_Exercise instructions_
Word for word, transcribe all of the records.

=== Material to process ===

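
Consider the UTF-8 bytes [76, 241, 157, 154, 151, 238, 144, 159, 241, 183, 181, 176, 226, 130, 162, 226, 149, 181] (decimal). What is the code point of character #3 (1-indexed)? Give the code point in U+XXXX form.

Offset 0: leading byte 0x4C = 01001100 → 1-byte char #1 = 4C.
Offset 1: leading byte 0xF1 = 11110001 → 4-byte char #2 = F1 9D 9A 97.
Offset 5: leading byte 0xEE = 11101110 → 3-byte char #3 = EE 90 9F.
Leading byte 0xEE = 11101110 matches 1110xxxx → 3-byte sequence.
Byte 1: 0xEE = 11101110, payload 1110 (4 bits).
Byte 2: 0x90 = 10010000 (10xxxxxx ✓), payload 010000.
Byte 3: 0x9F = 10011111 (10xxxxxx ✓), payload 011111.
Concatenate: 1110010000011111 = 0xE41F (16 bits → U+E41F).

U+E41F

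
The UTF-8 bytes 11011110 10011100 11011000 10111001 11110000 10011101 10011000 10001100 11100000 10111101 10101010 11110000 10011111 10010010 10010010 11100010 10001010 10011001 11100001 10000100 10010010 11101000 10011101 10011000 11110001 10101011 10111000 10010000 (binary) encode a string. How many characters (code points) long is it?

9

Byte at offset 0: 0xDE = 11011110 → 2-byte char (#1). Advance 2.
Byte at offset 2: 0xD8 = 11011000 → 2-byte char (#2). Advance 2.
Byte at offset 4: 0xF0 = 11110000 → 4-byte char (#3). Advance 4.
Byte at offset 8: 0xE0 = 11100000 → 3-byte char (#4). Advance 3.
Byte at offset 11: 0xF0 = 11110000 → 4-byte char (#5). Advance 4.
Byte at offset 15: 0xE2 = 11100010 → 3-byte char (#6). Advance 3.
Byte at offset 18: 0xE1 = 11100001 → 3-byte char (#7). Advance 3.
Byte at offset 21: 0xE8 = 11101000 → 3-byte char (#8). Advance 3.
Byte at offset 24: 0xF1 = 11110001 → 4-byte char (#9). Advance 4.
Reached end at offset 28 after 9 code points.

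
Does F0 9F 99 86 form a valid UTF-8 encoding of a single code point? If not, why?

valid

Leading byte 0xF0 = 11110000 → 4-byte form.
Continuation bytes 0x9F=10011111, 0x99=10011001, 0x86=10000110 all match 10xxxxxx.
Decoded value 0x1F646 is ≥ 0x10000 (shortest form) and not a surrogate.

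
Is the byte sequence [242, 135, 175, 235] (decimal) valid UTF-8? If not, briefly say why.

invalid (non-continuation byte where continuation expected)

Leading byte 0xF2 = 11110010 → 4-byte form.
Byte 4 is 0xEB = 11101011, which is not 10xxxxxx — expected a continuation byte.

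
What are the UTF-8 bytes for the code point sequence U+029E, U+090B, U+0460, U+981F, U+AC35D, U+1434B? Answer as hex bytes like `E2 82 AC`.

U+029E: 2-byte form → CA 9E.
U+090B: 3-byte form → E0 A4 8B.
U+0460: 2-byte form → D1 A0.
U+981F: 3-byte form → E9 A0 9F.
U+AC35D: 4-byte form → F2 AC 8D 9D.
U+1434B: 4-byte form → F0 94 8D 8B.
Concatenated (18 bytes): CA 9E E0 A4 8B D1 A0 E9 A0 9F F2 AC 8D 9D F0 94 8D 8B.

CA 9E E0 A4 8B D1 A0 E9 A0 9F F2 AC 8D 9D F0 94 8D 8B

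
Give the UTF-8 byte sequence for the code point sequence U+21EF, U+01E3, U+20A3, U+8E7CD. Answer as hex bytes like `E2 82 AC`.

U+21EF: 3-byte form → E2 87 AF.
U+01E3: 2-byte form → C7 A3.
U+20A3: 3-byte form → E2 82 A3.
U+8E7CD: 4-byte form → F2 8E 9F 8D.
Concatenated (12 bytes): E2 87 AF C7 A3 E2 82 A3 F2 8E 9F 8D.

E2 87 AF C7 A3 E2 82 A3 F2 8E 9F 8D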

===

_Answer space_
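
Consider the UTF-8 bytes [76, 241, 157, 154, 151, 238, 144, 159, 241, 183, 181, 176, 226, 130, 162, 226, 149, 181] (decimal). What is the code point of character #3 (1-indexed)? Give the code point in U+XXXX form.

Offset 0: leading byte 0x4C = 01001100 → 1-byte char #1 = 4C.
Offset 1: leading byte 0xF1 = 11110001 → 4-byte char #2 = F1 9D 9A 97.
Offset 5: leading byte 0xEE = 11101110 → 3-byte char #3 = EE 90 9F.
Leading byte 0xEE = 11101110 matches 1110xxxx → 3-byte sequence.
Byte 1: 0xEE = 11101110, payload 1110 (4 bits).
Byte 2: 0x90 = 10010000 (10xxxxxx ✓), payload 010000.
Byte 3: 0x9F = 10011111 (10xxxxxx ✓), payload 011111.
Concatenate: 1110010000011111 = 0xE41F (16 bits → U+E41F).

U+E41F

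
The UTF-8 bytes 11011110 10011100 11011000 10111001 11110000 10011101 10011000 10001100 11100000 10111101 10101010 11110000 10011111 10010010 10010010 11100010 10001010 10011001 11100001 10000100 10010010 11101000 10011101 10011000 11110001 10101011 10111000 10010000 (binary) encode a string. How many characters (code points) long is it?

9

Byte at offset 0: 0xDE = 11011110 → 2-byte char (#1). Advance 2.
Byte at offset 2: 0xD8 = 11011000 → 2-byte char (#2). Advance 2.
Byte at offset 4: 0xF0 = 11110000 → 4-byte char (#3). Advance 4.
Byte at offset 8: 0xE0 = 11100000 → 3-byte char (#4). Advance 3.
Byte at offset 11: 0xF0 = 11110000 → 4-byte char (#5). Advance 4.
Byte at offset 15: 0xE2 = 11100010 → 3-byte char (#6). Advance 3.
Byte at offset 18: 0xE1 = 11100001 → 3-byte char (#7). Advance 3.
Byte at offset 21: 0xE8 = 11101000 → 3-byte char (#8). Advance 3.
Byte at offset 24: 0xF1 = 11110001 → 4-byte char (#9). Advance 4.
Reached end at offset 28 after 9 code points.

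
Does F0 9F 99 86 form a valid UTF-8 encoding of a single code point? If not, why?

valid

Leading byte 0xF0 = 11110000 → 4-byte form.
Continuation bytes 0x9F=10011111, 0x99=10011001, 0x86=10000110 all match 10xxxxxx.
Decoded value 0x1F646 is ≥ 0x10000 (shortest form) and not a surrogate.

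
Is the byte sequence [242, 135, 175, 235] (decimal) valid UTF-8? If not, briefly say why.

invalid (non-continuation byte where continuation expected)

Leading byte 0xF2 = 11110010 → 4-byte form.
Byte 4 is 0xEB = 11101011, which is not 10xxxxxx — expected a continuation byte.

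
What are the UTF-8 bytes for the code point sequence U+029E, U+090B, U+0460, U+981F, U+AC35D, U+1434B? Answer as hex bytes like `E2 82 AC`.

U+029E: 2-byte form → CA 9E.
U+090B: 3-byte form → E0 A4 8B.
U+0460: 2-byte form → D1 A0.
U+981F: 3-byte form → E9 A0 9F.
U+AC35D: 4-byte form → F2 AC 8D 9D.
U+1434B: 4-byte form → F0 94 8D 8B.
Concatenated (18 bytes): CA 9E E0 A4 8B D1 A0 E9 A0 9F F2 AC 8D 9D F0 94 8D 8B.

CA 9E E0 A4 8B D1 A0 E9 A0 9F F2 AC 8D 9D F0 94 8D 8B

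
Give the UTF-8 byte sequence for the code point sequence U+21EF, U+01E3, U+20A3, U+8E7CD. Answer as hex bytes like `E2 82 AC`.

U+21EF: 3-byte form → E2 87 AF.
U+01E3: 2-byte form → C7 A3.
U+20A3: 3-byte form → E2 82 A3.
U+8E7CD: 4-byte form → F2 8E 9F 8D.
Concatenated (12 bytes): E2 87 AF C7 A3 E2 82 A3 F2 8E 9F 8D.

E2 87 AF C7 A3 E2 82 A3 F2 8E 9F 8D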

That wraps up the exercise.